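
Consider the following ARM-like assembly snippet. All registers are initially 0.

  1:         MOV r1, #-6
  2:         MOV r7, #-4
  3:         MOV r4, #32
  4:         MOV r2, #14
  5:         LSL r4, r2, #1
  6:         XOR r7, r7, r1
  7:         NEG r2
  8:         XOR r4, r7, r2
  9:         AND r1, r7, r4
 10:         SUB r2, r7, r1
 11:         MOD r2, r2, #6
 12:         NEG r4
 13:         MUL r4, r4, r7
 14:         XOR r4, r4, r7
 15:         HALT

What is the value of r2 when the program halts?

2

MOV r1, #-6 → r1=-6
MOV r7, #-4 → r7=-4
MOV r4, #32 → r4=32
MOV r2, #14 → r2=14
LSL r4, r2, #1 → r4=14<<1=28
XOR r7, r7, r1 → r7=(-4)^(-6)=6
NEG r2 → r2=-(14)=-14
XOR r4, r7, r2 → r4=6^(-14)=-12
AND r1, r7, r4 → r1=6&(-12)=4
SUB r2, r7, r1 → r2=6-4=2
MOD r2, r2, #6 → r2=2%6=2
NEG r4 → r4=-(-12)=12
MUL r4, r4, r7 → r4=12*6=72
XOR r4, r4, r7 → r4=72^6=78
halt.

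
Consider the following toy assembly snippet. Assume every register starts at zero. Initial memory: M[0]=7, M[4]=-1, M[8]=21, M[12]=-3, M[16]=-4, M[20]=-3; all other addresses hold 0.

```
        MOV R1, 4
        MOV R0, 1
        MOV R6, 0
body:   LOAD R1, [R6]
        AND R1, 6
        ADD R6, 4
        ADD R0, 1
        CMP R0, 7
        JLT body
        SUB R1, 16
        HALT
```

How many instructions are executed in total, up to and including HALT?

MOV R1, 4 → R1=4
MOV R0, 1 → R0=1
MOV R6, 0 → R6=0
LOAD R1, [R6] → R1=M[0]=7
AND R1, 6 → R1=7&6=6
ADD R6, 4 → R6=0+4=4
ADD R0, 1 → R0=1+1=2
CMP R0, 7  (cmp 2,7)
JLT body: taken
LOAD R1, [R6] → R1=M[4]=-1
AND R1, 6 → R1=(-1)&6=6
ADD R6, 4 → R6=4+4=8
ADD R0, 1 → R0=2+1=3
CMP R0, 7  (cmp 3,7)
JLT body: taken
LOAD R1, [R6] → R1=M[8]=21
AND R1, 6 → R1=21&6=4
ADD R6, 4 → R6=8+4=12
ADD R0, 1 → R0=3+1=4
CMP R0, 7  (cmp 4,7)
JLT body: taken
LOAD R1, [R6] → R1=M[12]=-3
AND R1, 6 → R1=(-3)&6=4
ADD R6, 4 → R6=12+4=16
ADD R0, 1 → R0=4+1=5
CMP R0, 7  (cmp 5,7)
JLT body: taken
LOAD R1, [R6] → R1=M[16]=-4
AND R1, 6 → R1=(-4)&6=4
ADD R6, 4 → R6=16+4=20
ADD R0, 1 → R0=5+1=6
CMP R0, 7  (cmp 6,7)
JLT body: taken
LOAD R1, [R6] → R1=M[20]=-3
AND R1, 6 → R1=(-3)&6=4
ADD R6, 4 → R6=20+4=24
ADD R0, 1 → R0=6+1=7
CMP R0, 7  (cmp 7,7)
JLT body: not taken
SUB R1, 16 → R1=4-16=-12
halt.
Total executed instructions: 41.

41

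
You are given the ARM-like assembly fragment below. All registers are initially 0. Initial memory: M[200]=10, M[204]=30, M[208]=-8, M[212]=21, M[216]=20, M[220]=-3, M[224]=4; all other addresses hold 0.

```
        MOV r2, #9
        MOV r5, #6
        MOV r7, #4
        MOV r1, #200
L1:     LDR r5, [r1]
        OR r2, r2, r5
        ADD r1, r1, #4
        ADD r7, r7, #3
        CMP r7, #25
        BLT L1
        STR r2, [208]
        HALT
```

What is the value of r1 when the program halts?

228

MOV r2, #9 → r2=9
MOV r5, #6 → r5=6
MOV r7, #4 → r7=4
MOV r1, #200 → r1=200
LDR r5, [r1] → r5=M[200]=10
OR r2, r2, r5 → r2=9|10=11
ADD r1, r1, #4 → r1=200+4=204
ADD r7, r7, #3 → r7=4+3=7
CMP r7, #25  (cmp 7,25)
BLT L1: taken
LDR r5, [r1] → r5=M[204]=30
OR r2, r2, r5 → r2=11|30=31
ADD r1, r1, #4 → r1=204+4=208
ADD r7, r7, #3 → r7=7+3=10
CMP r7, #25  (cmp 10,25)
BLT L1: taken
LDR r5, [r1] → r5=M[208]=-8
OR r2, r2, r5 → r2=31|(-8)=-1
ADD r1, r1, #4 → r1=208+4=212
ADD r7, r7, #3 → r7=10+3=13
CMP r7, #25  (cmp 13,25)
BLT L1: taken
LDR r5, [r1] → r5=M[212]=21
OR r2, r2, r5 → r2=(-1)|21=-1
ADD r1, r1, #4 → r1=212+4=216
ADD r7, r7, #3 → r7=13+3=16
CMP r7, #25  (cmp 16,25)
BLT L1: taken
LDR r5, [r1] → r5=M[216]=20
OR r2, r2, r5 → r2=(-1)|20=-1
ADD r1, r1, #4 → r1=216+4=220
ADD r7, r7, #3 → r7=16+3=19
CMP r7, #25  (cmp 19,25)
BLT L1: taken
LDR r5, [r1] → r5=M[220]=-3
OR r2, r2, r5 → r2=(-1)|(-3)=-1
ADD r1, r1, #4 → r1=220+4=224
ADD r7, r7, #3 → r7=19+3=22
CMP r7, #25  (cmp 22,25)
BLT L1: taken
LDR r5, [r1] → r5=M[224]=4
OR r2, r2, r5 → r2=(-1)|4=-1
ADD r1, r1, #4 → r1=224+4=228
ADD r7, r7, #3 → r7=22+3=25
CMP r7, #25  (cmp 25,25)
BLT L1: not taken
STR r2, [208] → M[208]=-1
halt.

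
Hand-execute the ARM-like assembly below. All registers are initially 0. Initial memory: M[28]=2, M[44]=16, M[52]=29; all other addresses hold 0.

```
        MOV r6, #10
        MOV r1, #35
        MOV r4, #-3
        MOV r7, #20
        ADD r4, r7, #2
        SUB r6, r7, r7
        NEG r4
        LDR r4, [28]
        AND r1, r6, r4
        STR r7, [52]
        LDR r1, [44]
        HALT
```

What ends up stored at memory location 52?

20

MOV r6, #10 → r6=10
MOV r1, #35 → r1=35
MOV r4, #-3 → r4=-3
MOV r7, #20 → r7=20
ADD r4, r7, #2 → r4=20+2=22
SUB r6, r7, r7 → r6=20-20=0
NEG r4 → r4=-(22)=-22
LDR r4, [28] → r4=M[28]=2
AND r1, r6, r4 → r1=0&2=0
STR r7, [52] → M[52]=20
LDR r1, [44] → r1=M[44]=16
halt.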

▶ [TASK DIRECTIONS]: Spot every line in the entries that includes the word "hold", and copy each one out.

▶ [ANSWER TO THE PROBLEM]:
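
Consider the following toy assembly snippet. Assume every register starts at zero. Initial memory: M[0]=7, M[4]=-1, M[8]=21, M[12]=-3, M[16]=-4, M[20]=-3; all other addresses hold 0.
You are given the ARM-like assembly fragment below. All registers are initially 0. Initial memory: M[200]=10, M[204]=30, M[208]=-8, M[212]=21, M[216]=20, M[220]=-3, M[224]=4; all other addresses hold 0.
Hand-execute the ARM-like assembly below. All registers are initially 0. Initial memory: M[28]=2, M[44]=16, M[52]=29; all other addresses hold 0.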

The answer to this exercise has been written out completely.